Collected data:
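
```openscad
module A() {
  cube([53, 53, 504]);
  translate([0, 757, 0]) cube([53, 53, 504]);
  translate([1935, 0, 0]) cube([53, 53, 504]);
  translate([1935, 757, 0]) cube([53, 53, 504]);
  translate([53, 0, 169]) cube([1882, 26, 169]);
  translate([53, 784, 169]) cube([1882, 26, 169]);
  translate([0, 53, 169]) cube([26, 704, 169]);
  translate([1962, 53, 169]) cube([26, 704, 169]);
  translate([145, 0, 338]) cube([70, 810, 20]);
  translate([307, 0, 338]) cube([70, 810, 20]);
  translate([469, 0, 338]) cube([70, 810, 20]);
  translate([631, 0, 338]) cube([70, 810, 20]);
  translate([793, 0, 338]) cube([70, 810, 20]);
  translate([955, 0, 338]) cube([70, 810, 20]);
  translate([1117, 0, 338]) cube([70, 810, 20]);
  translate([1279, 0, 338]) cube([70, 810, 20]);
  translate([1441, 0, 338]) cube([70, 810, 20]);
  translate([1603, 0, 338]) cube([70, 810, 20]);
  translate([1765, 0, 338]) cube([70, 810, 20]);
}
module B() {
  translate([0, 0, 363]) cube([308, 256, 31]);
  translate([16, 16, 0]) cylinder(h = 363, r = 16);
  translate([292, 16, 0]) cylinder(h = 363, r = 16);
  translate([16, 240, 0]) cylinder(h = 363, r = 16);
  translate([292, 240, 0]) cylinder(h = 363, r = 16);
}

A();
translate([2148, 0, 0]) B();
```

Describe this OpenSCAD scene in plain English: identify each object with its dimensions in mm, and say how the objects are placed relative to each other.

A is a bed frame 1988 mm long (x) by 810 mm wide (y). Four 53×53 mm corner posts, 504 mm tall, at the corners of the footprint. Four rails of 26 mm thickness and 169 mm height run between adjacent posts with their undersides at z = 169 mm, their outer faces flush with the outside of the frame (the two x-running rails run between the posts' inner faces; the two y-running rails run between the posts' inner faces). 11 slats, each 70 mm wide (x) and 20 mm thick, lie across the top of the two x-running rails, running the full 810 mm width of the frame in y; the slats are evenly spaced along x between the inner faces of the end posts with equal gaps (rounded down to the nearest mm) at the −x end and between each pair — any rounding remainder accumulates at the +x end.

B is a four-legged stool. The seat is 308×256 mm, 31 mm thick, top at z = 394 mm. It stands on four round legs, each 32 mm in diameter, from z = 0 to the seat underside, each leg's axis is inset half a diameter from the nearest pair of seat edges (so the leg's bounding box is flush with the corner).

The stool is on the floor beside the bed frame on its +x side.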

_Exercise brief_
Every entry needs to be written out again, exactly as given.

_Task result_
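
```openscad
module A() {
  cube([53, 53, 504]);
  translate([0, 757, 0]) cube([53, 53, 504]);
  translate([1935, 0, 0]) cube([53, 53, 504]);
  translate([1935, 757, 0]) cube([53, 53, 504]);
  translate([53, 0, 169]) cube([1882, 26, 169]);
  translate([53, 784, 169]) cube([1882, 26, 169]);
  translate([0, 53, 169]) cube([26, 704, 169]);
  translate([1962, 53, 169]) cube([26, 704, 169]);
  translate([145, 0, 338]) cube([70, 810, 20]);
  translate([307, 0, 338]) cube([70, 810, 20]);
  translate([469, 0, 338]) cube([70, 810, 20]);
  translate([631, 0, 338]) cube([70, 810, 20]);
  translate([793, 0, 338]) cube([70, 810, 20]);
  translate([955, 0, 338]) cube([70, 810, 20]);
  translate([1117, 0, 338]) cube([70, 810, 20]);
  translate([1279, 0, 338]) cube([70, 810, 20]);
  translate([1441, 0, 338]) cube([70, 810, 20]);
  translate([1603, 0, 338]) cube([70, 810, 20]);
  translate([1765, 0, 338]) cube([70, 810, 20]);
}
module B() {
  translate([0, 0, 363]) cube([308, 256, 31]);
  translate([16, 16, 0]) cylinder(h = 363, r = 16);
  translate([292, 16, 0]) cylinder(h = 363, r = 16);
  translate([16, 240, 0]) cylinder(h = 363, r = 16);
  translate([292, 240, 0]) cylinder(h = 363, r = 16);
}

A();
translate([2148, 0, 0]) B();
```

Describe this OpenSCAD scene in plain English: identify each object with its dimensions in mm, and say how the objects are placed relative to each other.

A is a bed frame 1988 mm long (x) by 810 mm wide (y). Four 53×53 mm corner posts, 504 mm tall, at the corners of the footprint. Four rails of 26 mm thickness and 169 mm height run between adjacent posts with their undersides at z = 169 mm, their outer faces flush with the outside of the frame (the two x-running rails run between the posts' inner faces; the two y-running rails run between the posts' inner faces). 11 slats, each 70 mm wide (x) and 20 mm thick, lie across the top of the two x-running rails, running the full 810 mm width of the frame in y; the slats are evenly spaced along x between the inner faces of the end posts with equal gaps (rounded down to the nearest mm) at the −x end and between each pair — any rounding remainder accumulates at the +x end.

B is a four-legged stool. The seat is 308×256 mm, 31 mm thick, top at z = 394 mm. It stands on four round legs, each 32 mm in diameter, from z = 0 to the seat underside, each leg's axis is inset half a diameter from the nearest pair of seat edges (so the leg's bounding box is flush with the corner).

The stool is on the floor beside the bed frame on its +x side.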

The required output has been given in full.